** Records follows **

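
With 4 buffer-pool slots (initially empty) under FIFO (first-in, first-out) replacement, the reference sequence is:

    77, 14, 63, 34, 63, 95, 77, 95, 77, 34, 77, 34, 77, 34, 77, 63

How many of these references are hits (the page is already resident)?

10

77: fault, frames (77)
14: fault, frames (77 14)
63: fault, frames (77 14 63)
34: fault, frames (77 14 63 34)
63: hit
95: fault, evict 77, frames (14 63 34 95)
77: fault, evict 14, frames (63 34 95 77)
95: hit
77: hit
34: hit
77: hit
34: hit
77: hit
34: hit
77: hit
63: hit
Hits: 10.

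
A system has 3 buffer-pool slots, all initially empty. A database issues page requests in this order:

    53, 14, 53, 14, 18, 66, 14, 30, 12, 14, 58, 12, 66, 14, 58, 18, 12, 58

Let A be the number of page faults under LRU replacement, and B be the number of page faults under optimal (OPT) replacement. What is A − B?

3

Under LRU: F F . . F F . F F . F . F F F F F . → 12 faults.
Under OPT: F F . . F F . F F . F . . F . F . . → 9 faults.
A − B = 12 − 9 = 3.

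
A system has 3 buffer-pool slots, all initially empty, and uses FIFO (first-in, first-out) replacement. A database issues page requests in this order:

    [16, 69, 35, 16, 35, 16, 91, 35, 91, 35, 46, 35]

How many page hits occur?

16: miss, frames (16)
69: miss, frames (16 69)
35: miss, frames (16 69 35)
16: hit
35: hit
16: hit
91: miss, evict 16, frames (69 35 91)
35: hit
91: hit
35: hit
46: miss, evict 69, frames (35 91 46)
35: hit
Hits: 7.

7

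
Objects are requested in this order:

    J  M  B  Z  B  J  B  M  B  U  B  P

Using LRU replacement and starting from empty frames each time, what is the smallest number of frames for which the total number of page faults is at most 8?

2

f=1: 12 faults
f=2: 8 faults
f=3: 8 faults
f=4: 6 faults
f=5: 6 faults
f=6: 6 faults
Smallest f with faults ≤ 8 is 2.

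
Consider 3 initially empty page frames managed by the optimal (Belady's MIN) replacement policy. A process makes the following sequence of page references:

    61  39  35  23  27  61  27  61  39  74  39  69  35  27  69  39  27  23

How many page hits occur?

61 → miss, frames (61)
39 → miss, frames (61 39)
35 → miss, frames (61 39 35)
23 → miss, evict 35, frames (61 39 23)
27 → miss, evict 23, frames (61 39 27)
61 → hit
27 → hit
61 → hit
39 → hit
74 → miss, evict 61, frames (39 27 74)
39 → hit
69 → miss, evict 74, frames (39 27 69)
35 → miss, evict 39, frames (27 69 35)
27 → hit
69 → hit
39 → miss, evict 35, frames (27 69 39)
27 → hit
23 → miss, evict 39, frames (27 69 23)
Hits: 8.

8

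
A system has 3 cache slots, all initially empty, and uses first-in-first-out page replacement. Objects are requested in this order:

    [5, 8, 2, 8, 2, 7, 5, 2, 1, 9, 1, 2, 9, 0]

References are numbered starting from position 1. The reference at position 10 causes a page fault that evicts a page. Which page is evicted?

7

pos 1: 5 -> miss, frames (5)
pos 2: 8 -> miss, frames (5 8)
pos 3: 2 -> miss, frames (5 8 2)
pos 4: 8 -> hit
pos 5: 2 -> hit
pos 6: 7 -> miss, evict 5, frames (8 2 7)
pos 7: 5 -> miss, evict 8, frames (2 7 5)
pos 8: 2 -> hit
pos 9: 1 -> miss, evict 2, frames (7 5 1)
pos 10: 9 -> miss, evict 7, frames (5 1 9)
At position 10, page 7 is evicted.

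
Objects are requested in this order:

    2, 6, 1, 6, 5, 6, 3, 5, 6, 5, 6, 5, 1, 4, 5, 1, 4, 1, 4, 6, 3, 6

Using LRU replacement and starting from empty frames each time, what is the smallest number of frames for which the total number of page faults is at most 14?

f=1: 22 faults
f=2: 14 faults
f=3: 9 faults
f=4: 7 faults
f=5: 6 faults
f=6: 6 faults
Smallest f with faults ≤ 14 is 2.

2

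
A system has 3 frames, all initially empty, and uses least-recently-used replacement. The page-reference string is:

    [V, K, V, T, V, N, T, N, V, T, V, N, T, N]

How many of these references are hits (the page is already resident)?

V -> fault, frames {V}
K -> fault, frames {V,K}
V -> hit
T -> fault, frames {K,V,T}
V -> hit
N -> fault, evict K, frames {T,V,N}
T -> hit
N -> hit
V -> hit
T -> hit
V -> hit
N -> hit
T -> hit
N -> hit
Hits: 10.

10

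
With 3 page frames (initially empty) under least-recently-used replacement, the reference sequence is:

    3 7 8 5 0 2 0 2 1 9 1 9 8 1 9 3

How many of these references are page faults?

10

3 -> fault, frames [3]
7 -> fault, frames [3, 7]
8 -> fault, frames [3, 7, 8]
5 -> fault, evict 3, frames [7, 8, 5]
0 -> fault, evict 7, frames [8, 5, 0]
2 -> fault, evict 8, frames [5, 0, 2]
0 -> hit
2 -> hit
1 -> fault, evict 5, frames [0, 2, 1]
9 -> fault, evict 0, frames [2, 1, 9]
1 -> hit
9 -> hit
8 -> fault, evict 2, frames [1, 9, 8]
1 -> hit
9 -> hit
3 -> fault, evict 8, frames [1, 9, 3]
Page faults: 10.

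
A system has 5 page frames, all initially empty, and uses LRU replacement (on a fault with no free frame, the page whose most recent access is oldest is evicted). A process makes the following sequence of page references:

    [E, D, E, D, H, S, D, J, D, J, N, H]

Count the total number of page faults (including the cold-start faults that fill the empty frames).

6

E -> fault, frames (E)
D -> fault, frames (E D)
E -> hit
D -> hit
H -> fault, frames (E D H)
S -> fault, frames (E D H S)
D -> hit
J -> fault, frames (E H S D J)
D -> hit
J -> hit
N -> fault, evict E, frames (H S D J N)
H -> hit
Page faults: 6.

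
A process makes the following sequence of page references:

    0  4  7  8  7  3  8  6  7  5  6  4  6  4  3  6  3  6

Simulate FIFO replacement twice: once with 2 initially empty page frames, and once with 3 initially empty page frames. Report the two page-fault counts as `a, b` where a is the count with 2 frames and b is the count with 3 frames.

2 frames: F F F F . F . F F F F F . . F F . . → 12 faults.
3 frames: F F F F . F . F F F . F F . F . . . → 11 faults.
11 < 12: adding a frame reduced faults, as is typical.

12, 11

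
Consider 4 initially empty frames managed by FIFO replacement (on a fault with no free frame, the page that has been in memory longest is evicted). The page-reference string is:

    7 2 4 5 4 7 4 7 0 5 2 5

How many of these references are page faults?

5

7: miss, frames (7)
2: miss, frames (7 2)
4: miss, frames (7 2 4)
5: miss, frames (7 2 4 5)
4: hit
7: hit
4: hit
7: hit
0: miss, evict 7, frames (2 4 5 0)
5: hit
2: hit
5: hit
Page faults: 5.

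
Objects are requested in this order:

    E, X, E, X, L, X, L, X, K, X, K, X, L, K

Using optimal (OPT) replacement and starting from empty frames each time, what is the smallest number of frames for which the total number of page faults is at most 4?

f=1: 14 faults
f=2: 5 faults
f=3: 4 faults
f=4: 4 faults
Smallest f with faults ≤ 4 is 3.

3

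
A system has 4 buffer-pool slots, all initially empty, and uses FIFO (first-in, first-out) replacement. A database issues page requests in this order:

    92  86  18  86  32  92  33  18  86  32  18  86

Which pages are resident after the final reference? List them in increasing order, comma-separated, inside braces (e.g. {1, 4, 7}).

{18, 32, 33, 86}

92 → miss, frames [92]
86 → miss, frames [92, 86]
18 → miss, frames [92, 86, 18]
86 → hit
32 → miss, frames [92, 86, 18, 32]
92 → hit
33 → miss, evict 92, frames [86, 18, 32, 33]
18 → hit
86 → hit
32 → hit
18 → hit
86 → hit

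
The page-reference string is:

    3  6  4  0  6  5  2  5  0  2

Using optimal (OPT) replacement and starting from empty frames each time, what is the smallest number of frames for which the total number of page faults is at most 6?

f=1: 10 faults
f=2: 7 faults
f=3: 6 faults
f=4: 6 faults
f=5: 6 faults
f=6: 6 faults
Smallest f with faults ≤ 6 is 3.

3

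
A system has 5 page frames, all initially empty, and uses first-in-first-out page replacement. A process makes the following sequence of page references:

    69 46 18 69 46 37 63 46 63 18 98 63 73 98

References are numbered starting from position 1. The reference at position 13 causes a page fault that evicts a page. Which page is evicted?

46

pos 1: 69 → fault, frames {69}
pos 2: 46 → fault, frames {69,46}
pos 3: 18 → fault, frames {69,46,18}
pos 4: 69 → hit
pos 5: 46 → hit
pos 6: 37 → fault, frames {69,46,18,37}
pos 7: 63 → fault, frames {69,46,18,37,63}
pos 8: 46 → hit
pos 9: 63 → hit
pos 10: 18 → hit
pos 11: 98 → fault, evict 69, frames {46,18,37,63,98}
pos 12: 63 → hit
pos 13: 73 → fault, evict 46, frames {18,37,63,98,73}
At position 13, page 46 is evicted.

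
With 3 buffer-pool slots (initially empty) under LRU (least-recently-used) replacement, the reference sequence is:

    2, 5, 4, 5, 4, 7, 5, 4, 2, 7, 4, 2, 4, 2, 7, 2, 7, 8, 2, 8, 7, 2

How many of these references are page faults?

2: fault, frames {2}
5: fault, frames {2,5}
4: fault, frames {2,5,4}
5: hit
4: hit
7: fault, evict 2, frames {5,4,7}
5: hit
4: hit
2: fault, evict 7, frames {5,4,2}
7: fault, evict 5, frames {4,2,7}
4: hit
2: hit
4: hit
2: hit
7: hit
2: hit
7: hit
8: fault, evict 4, frames {2,7,8}
2: hit
8: hit
7: hit
2: hit
Page faults: 7.

7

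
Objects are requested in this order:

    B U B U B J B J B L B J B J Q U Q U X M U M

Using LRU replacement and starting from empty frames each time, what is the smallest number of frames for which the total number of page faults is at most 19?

2

f=1: 22 faults
f=2: 10 faults
f=3: 8 faults
f=4: 8 faults
f=5: 7 faults
f=6: 7 faults
f=7: 7 faults
Smallest f with faults ≤ 19 is 2.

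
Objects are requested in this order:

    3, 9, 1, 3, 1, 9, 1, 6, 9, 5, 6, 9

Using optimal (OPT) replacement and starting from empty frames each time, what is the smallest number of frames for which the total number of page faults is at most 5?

3

f=1: 12 faults
f=2: 7 faults
f=3: 5 faults
f=4: 5 faults
f=5: 5 faults
Smallest f with faults ≤ 5 is 3.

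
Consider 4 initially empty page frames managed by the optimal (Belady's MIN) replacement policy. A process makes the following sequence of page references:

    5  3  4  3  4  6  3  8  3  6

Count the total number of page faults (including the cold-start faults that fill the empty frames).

5

5: fault, frames (5)
3: fault, frames (5 3)
4: fault, frames (5 3 4)
3: hit
4: hit
6: fault, frames (5 3 4 6)
3: hit
8: fault, evict 4, frames (5 3 6 8)
3: hit
6: hit
Page faults: 5.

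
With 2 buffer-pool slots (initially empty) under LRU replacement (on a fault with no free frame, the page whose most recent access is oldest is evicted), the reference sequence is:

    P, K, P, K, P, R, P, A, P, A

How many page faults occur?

P -> miss, frames {P}
K -> miss, frames {P,K}
P -> hit
K -> hit
P -> hit
R -> miss, evict K, frames {P,R}
P -> hit
A -> miss, evict R, frames {P,A}
P -> hit
A -> hit
Page faults: 4.

4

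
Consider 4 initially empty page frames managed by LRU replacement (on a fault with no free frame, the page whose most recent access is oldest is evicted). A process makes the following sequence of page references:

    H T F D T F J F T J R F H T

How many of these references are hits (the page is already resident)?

H: miss, frames {H}
T: miss, frames {H,T}
F: miss, frames {H,T,F}
D: miss, frames {H,T,F,D}
T: hit
F: hit
J: miss, evict H, frames {D,T,F,J}
F: hit
T: hit
J: hit
R: miss, evict D, frames {F,T,J,R}
F: hit
H: miss, evict T, frames {J,R,F,H}
T: miss, evict J, frames {R,F,H,T}
Hits: 6.

6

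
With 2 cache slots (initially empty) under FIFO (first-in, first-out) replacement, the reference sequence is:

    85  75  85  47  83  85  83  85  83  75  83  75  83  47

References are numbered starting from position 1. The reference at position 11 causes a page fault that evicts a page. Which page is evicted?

pos 1: 85 -> fault, frames [85]
pos 2: 75 -> fault, frames [85, 75]
pos 3: 85 -> hit
pos 4: 47 -> fault, evict 85, frames [75, 47]
pos 5: 83 -> fault, evict 75, frames [47, 83]
pos 6: 85 -> fault, evict 47, frames [83, 85]
pos 7: 83 -> hit
pos 8: 85 -> hit
pos 9: 83 -> hit
pos 10: 75 -> fault, evict 83, frames [85, 75]
pos 11: 83 -> fault, evict 85, frames [75, 83]
At position 11, page 85 is evicted.

85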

** End of Records **

#### Requirement:
Reproduce word for word the material above, starting with the line that has "8, 2, 8, 7, 2" and stopping after the line that has "B U B U B J".

#### Response area:
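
    2, 5, 4, 5, 4, 7, 5, 4, 2, 7, 4, 2, 4, 2, 7, 2, 7, 8, 2, 8, 7, 2

How many of these references are page faults?

2: fault, frames {2}
5: fault, frames {2,5}
4: fault, frames {2,5,4}
5: hit
4: hit
7: fault, evict 2, frames {5,4,7}
5: hit
4: hit
2: fault, evict 7, frames {5,4,2}
7: fault, evict 5, frames {4,2,7}
4: hit
2: hit
4: hit
2: hit
7: hit
2: hit
7: hit
8: fault, evict 4, frames {2,7,8}
2: hit
8: hit
7: hit
2: hit
Page faults: 7.

7

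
Objects are requested in this order:

    B U B U B J B J B L B J B J Q U Q U X M U M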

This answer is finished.